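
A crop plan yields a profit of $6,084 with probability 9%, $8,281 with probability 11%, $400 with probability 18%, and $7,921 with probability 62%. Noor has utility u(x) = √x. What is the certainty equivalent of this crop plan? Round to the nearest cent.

$5,747.16

E[u] = 0.09·√6084 + 0.11·√8281 + 0.18·√400 + 0.62·√7921 = 0.09·78 + 0.11·91 + 0.18·20 + 0.62·89 = 75.81
CE = (75.81)² = 5747.1561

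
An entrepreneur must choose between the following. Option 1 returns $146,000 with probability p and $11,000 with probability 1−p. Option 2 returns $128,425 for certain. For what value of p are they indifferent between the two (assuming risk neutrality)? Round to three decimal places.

p = 0.870

p·146000 + (1−p)·11000 = 128425
135000p + 11000 = 128425
p = (128425 − 11000) / 135000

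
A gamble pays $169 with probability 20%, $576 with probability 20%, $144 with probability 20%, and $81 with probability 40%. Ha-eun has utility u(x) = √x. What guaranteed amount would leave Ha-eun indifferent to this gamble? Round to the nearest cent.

E[u] = 0.2·√169 + 0.2·√576 + 0.2·√144 + 0.4·√81 = 0.2·13 + 0.2·24 + 0.2·12 + 0.4·9 = 13.4
CE = (13.4)² = 179.56

$179.56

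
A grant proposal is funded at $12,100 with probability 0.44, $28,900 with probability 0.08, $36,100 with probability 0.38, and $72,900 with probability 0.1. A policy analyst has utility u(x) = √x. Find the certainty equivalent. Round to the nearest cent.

$25,985.44

E[u] = 0.44·√12100 + 0.08·√28900 + 0.38·√36100 + 0.1·√72900 = 0.44·110 + 0.08·170 + 0.38·190 + 0.1·270 = 161.2
CE = (161.2)² = 25985.44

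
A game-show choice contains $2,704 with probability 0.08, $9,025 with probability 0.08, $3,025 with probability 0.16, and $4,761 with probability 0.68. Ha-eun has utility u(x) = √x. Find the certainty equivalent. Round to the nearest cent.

$4,553.55

E[u] = 0.08·√2704 + 0.08·√9025 + 0.16·√3025 + 0.68·√4761 = 0.08·52 + 0.08·95 + 0.16·55 + 0.68·69 = 67.48
CE = (67.48)² = 4553.5504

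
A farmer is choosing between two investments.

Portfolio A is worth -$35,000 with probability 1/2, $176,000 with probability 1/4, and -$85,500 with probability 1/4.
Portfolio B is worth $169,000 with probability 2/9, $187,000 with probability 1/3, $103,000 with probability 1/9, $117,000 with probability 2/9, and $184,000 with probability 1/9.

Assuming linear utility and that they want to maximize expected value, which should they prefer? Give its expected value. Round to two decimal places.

Portfolio A = 1/2 × (-35000) + 1/4 × 176000 + 1/4 × (-85500) = -17500 + 44000 − 21375 = 5125
Portfolio B = 2/9 × 169000 + 1/3 × 187000 + 1/9 × 103000 + 2/9 × 117000 + 1/9 × 184000 = 37555.5556 + 62333.3333 + 11444.4444 + 26000 + 20444.4444 = 157777.7778

Portfolio B ($157,777.78)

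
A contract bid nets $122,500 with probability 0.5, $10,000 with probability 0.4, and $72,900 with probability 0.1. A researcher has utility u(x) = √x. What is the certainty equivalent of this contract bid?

E[u] = 0.5·√122500 + 0.4·√10000 + 0.1·√72900 = 0.5·350 + 0.4·100 + 0.1·270 = 242
CE = (242)² = 58564

$58,564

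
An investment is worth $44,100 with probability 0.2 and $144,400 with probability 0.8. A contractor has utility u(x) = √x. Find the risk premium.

E[u] = 0.2·√44100 + 0.8·√144400 = 0.2·210 + 0.8·380 = 346
CE = (346)² = 119716
Risk premium = EV − CE = 124340 − 119716 = 4624

$4,624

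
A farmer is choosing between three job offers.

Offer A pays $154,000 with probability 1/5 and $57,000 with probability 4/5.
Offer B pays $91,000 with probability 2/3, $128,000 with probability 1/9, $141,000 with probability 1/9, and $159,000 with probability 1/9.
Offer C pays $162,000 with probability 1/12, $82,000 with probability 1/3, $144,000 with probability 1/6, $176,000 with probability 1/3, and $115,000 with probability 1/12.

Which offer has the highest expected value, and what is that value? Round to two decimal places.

Offer A = 1/5 × 154000 + 4/5 × 57000 = 30800 + 45600 = 76400
Offer B = 2/3 × 91000 + 1/9 × 128000 + 1/9 × 141000 + 1/9 × 159000 = 60666.6667 + 14222.2222 + 15666.6667 + 17666.6667 = 108222.2222
Offer C = 1/12 × 162000 + 1/3 × 82000 + 1/6 × 144000 + 1/3 × 176000 + 1/12 × 115000 = 13500 + 27333.3333 + 24000 + 58666.6667 + 9583.3333 = 133083.3333

Offer C ($133,083.33)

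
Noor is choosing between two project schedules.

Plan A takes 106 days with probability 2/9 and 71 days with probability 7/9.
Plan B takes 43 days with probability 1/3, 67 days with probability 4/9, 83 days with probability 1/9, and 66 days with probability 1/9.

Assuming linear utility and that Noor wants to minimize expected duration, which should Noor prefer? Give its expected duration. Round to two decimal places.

Plan A = 2/9 × 106 + 7/9 × 71 = 23.5556 + 55.2222 = 78.7778
Plan B = 1/3 × 43 + 4/9 × 67 + 1/9 × 83 + 1/9 × 66 = 14.3333 + 29.7778 + 9.2222 + 7.3333 = 60.6667

Plan B (60.67 days)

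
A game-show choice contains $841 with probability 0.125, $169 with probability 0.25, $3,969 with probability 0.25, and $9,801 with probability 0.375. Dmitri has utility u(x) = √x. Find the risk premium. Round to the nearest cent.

E[u] = 0.125·√841 + 0.25·√169 + 0.25·√3969 + 0.375·√9801 = 0.125·29 + 0.25·13 + 0.25·63 + 0.375·99 = 59.75
CE = (59.75)² = 3570.0625
Risk premium = EV − CE = 4815 − 3570.0625 = 1244.9375

$1,244.94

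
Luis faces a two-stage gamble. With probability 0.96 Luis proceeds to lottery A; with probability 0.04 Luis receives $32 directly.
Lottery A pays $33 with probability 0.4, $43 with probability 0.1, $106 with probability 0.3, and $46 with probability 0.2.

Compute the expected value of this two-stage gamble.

EV(A) = 0.4 × 33 + 0.1 × 43 + 0.3 × 106 + 0.2 × 46 = 13.2 + 4.3 + 31.8 + 9.2 = 58.5
Branch B: 32 (certain)
Overall = 0.96 × 58.5 + 0.04 × 32 = 56.16 + 1.28 = 57.44

$57.44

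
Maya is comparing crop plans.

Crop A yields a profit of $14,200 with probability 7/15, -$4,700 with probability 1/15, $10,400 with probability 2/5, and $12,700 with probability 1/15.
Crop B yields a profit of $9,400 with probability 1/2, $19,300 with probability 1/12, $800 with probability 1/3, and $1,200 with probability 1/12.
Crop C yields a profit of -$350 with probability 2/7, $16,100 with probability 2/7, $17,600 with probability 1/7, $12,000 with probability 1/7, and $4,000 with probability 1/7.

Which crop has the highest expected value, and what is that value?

Crop A = 7/15 × 14200 + 1/15 × (-4700) + 2/5 × 10400 + 1/15 × 12700 = 6626.6667 − 313.3333 + 4160 + 846.6667 = 11320
Crop B = 1/2 × 9400 + 1/12 × 19300 + 1/3 × 800 + 1/12 × 1200 = 4700 + 1608.3333 + 266.6667 + 100 = 6675
Crop C = 2/7 × (-350) + 2/7 × 16100 + 1/7 × 17600 + 1/7 × 12000 + 1/7 × 4000 = -100 + 4600 + 2514.2857 + 1714.2857 + 571.4286 = 9300

Crop A ($11,320)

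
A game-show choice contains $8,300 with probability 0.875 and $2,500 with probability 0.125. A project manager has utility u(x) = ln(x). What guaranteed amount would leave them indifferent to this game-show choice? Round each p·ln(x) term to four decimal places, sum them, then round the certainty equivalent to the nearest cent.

$7,143.80

E[u] = 0.875·ln(8300) + 0.125·ln(2500) = 7.8960 + 0.9780 = 8.8740
CE = e^8.8740 ≈ 7143.80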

_ _ _ _ _

Task goal
The answer must be every line of the data that contains the word "choosing".

Result of the task
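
A farmer is choosing between two investments.
A farmer is choosing between three job offers.
Noor is choosing between two project schedules.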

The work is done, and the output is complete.